* Problem details: From the line that contains "How many in²" to the last line of the entries, set down each line exactly as written, both ends included, with nothing else.

Segment Start: Records shown

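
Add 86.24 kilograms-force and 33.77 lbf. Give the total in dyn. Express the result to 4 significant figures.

9.959e+7 dyn

86.24 kgf = 8.45725e+7 dyn and 33.77 lbf = 1.50216e+7 dyn.
8.45725e+7 + 1.50216e+7 ≈ 9.959e+7 dyn.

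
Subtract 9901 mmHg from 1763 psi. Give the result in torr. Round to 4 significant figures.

1763 psi = 91173.4 torr and 9901 mmHg = 9901.00 torr.
91173.4 − 9901.00 ≈ 81270 torr.

81270 torr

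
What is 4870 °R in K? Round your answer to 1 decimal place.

°R = K × 9/5.
Applying the formula gives 2705.6 K.

2705.6 kelvins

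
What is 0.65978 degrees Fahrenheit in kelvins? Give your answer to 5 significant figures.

255.74 K

K = (°F + 459.67) × 5/9.
Applying the formula gives 255.74 K.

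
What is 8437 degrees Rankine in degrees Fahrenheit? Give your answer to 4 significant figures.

7977 °F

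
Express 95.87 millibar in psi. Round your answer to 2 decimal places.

1 millibar = 0.0145038 psi.
95.87 × 0.0145038 ≈ 1.39 psi.

1.39 pounds per square inch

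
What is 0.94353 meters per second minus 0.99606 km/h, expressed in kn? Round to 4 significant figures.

0.94353 m/s = 1.83408 kn and 0.99606 km/h = 0.537829 kn.
1.83408 − 0.537829 ≈ 1.296 kn.

1.296 kn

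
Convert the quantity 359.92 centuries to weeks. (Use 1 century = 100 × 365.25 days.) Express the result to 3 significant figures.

1 century = 5217.86 weeks.
Then 359.92 × 5217.86 ≈ 1.88 × 10^6 wk.

1.88 × 10^6 wk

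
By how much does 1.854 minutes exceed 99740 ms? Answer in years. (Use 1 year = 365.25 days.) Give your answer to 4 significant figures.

3.644e-7 years

1.854 min = 3.52498e-6 yr and 99740 ms = 3.16057e-6 yr.
3.52498e-6 − 3.16057e-6 ≈ 3.644e-7 yr.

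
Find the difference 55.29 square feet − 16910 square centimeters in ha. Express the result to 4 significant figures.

0.0003446 hectares

55.29 ft² = 0.000513661 ha and 16910 cm² = 0.000169100 ha.
0.000513661 − 0.000169100 ≈ 0.0003446 ha.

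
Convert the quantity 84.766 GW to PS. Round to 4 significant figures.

1.152 × 10^8 metric horsepower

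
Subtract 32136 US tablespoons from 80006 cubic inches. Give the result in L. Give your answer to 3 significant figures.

836 L

80006 in³ = 1311.06 L and 32136 US tbsp = 475.187 L.
1311.06 − 475.187 ≈ 836 L.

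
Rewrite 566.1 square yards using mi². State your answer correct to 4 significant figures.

0.0001828 square miles

1 yd² = 3.22831 × 10^-7 mi².
566.1 × 3.22831 × 10^-7 ≈ 0.0001828 mi².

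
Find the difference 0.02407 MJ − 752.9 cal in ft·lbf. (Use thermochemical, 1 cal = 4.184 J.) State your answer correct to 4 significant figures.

15430 ft·lbf

0.02407 MJ = 17753.1 ft·lbf and 752.9 cal = 2323.42 ft·lbf.
17753.1 − 2323.42 ≈ 15430 ft·lbf.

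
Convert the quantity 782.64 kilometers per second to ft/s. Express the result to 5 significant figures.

1 km/s = 3280.84 ft/s.
Thus 782.64 × 3280.84 ≈ 2.5677 × 10^6 ft/s.

2.5677 × 10^6 ft/s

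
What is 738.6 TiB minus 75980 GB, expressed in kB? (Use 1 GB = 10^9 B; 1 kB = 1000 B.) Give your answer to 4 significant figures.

7.361e+11 kilobytes

738.6 TiB = 8.12099e+11 kB and 75980 GB = 7.59800e+10 kB.
8.12099e+11 − 7.59800e+10 ≈ 7.361e+11 kB.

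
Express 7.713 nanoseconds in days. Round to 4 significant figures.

8.927e-14 d

1 nanosecond = 1.15741e-14 d.
Thus 7.713 × 1.15741e-14 ≈ 8.927e-14 d.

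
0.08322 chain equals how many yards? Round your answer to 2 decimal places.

1 chain = 22.0000 yd.
Then 0.08322 × 22.0000 ≈ 1.83 yd.

1.83 yd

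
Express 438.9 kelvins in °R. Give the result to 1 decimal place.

°R = K × 9/5.
Applying the formula gives 790.0 °R.

790.0 °R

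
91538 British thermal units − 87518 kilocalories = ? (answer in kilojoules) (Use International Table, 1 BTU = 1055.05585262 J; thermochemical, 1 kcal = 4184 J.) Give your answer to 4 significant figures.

-269600 kJ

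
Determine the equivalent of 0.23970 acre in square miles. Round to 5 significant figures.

0.00037453 square miles

1 acre = 0.00156250 square miles.
Thus 0.23970 × 0.00156250 ≈ 0.00037453 mi².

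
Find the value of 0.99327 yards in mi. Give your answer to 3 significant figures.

0.000564 mi

1 yard = 0.000568182 miles.
Thus 0.99327 × 0.000568182 ≈ 0.000564 mi.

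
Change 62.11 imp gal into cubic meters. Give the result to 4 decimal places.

0.2824 cubic meters

1 imperial gallon = 0.00454609 m³.
Then 62.11 × 0.00454609 ≈ 0.2824 m³.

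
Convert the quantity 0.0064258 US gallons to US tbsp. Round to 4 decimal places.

1 US gal = 256.000 US tablespoons.
0.0064258 × 256.000 ≈ 1.6450 US tbsp.

1.6450 US tbsp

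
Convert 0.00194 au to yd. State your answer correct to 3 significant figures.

1 astronomical unit = 1.63602 × 10^11 yards.
So 0.00194 × 1.63602 × 10^11 ≈ 3.17 × 10^8 yd.

3.17 × 10^8 yd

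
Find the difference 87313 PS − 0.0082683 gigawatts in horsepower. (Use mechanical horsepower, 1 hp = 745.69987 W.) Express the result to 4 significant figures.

75030 horsepower

87313 PS = 86118.6 hp and 0.0082683 GW = 11088.0 hp.
86118.6 − 11088.0 ≈ 75030 hp.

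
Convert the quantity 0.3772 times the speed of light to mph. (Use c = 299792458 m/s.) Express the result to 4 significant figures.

2.530 × 10^8 mph

1 speed of light = 6.70617 × 10^8 miles per hour.
So 0.3772 × 6.70617 × 10^8 ≈ 2.530 × 10^8 mph.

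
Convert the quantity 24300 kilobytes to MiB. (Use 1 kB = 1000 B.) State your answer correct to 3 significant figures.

23.2 MiB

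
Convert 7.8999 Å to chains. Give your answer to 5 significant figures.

3.9270e-11 chain

1 Å = 4.97097e-12 chain.
7.8999 × 4.97097e-12 ≈ 3.9270e-11 chain.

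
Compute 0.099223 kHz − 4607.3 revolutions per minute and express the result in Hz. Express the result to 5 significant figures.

0.099223 kHz = 99.2230 Hz and 4607.3 rpm = 76.7883 Hz.
99.2230 − 76.7883 ≈ 22.435 Hz.

22.435 Hz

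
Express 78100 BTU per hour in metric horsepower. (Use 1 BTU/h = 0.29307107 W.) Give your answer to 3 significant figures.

1 BTU/h = 0.000398466 metric horsepower.
Then 78100 × 0.000398466 ≈ 31.1 PS.

31.1 PS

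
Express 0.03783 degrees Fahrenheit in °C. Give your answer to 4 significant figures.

°F = °C × 9/5 + 32.
Applying the formula gives -17.76 °C.

-17.76 °C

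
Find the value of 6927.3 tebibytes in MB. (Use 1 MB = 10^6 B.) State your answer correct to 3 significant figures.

1 tebibyte = 1.09951e+6 MB.
So 6927.3 × 1.09951e+6 ≈ 7.62e+9 MB.

7.62e+9 megabytes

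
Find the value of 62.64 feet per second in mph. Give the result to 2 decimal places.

1 foot per second = 0.681818 mph.
62.64 × 0.681818 ≈ 42.71 mph.

42.71 mph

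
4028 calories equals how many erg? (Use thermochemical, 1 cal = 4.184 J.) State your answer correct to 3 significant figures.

1.69e+11 ergs

1 calorie = 4.18400e+7 erg.
Thus 4028 × 4.18400e+7 ≈ 1.69e+11 erg.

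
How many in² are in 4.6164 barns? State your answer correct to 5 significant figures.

7.1554 × 10^-25 in²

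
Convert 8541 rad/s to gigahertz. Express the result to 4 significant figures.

1.359e-6 GHz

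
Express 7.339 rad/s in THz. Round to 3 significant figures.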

Segment End: Records shown

* Answer to this task:
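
How many in² are in 4.6164 barns? State your answer correct to 5 significant figures.

7.1554 × 10^-25 in²

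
Convert 8541 rad/s to gigahertz. Express the result to 4 significant figures.

1.359e-6 GHz

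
Express 7.339 rad/s in THz. Round to 3 significant figures.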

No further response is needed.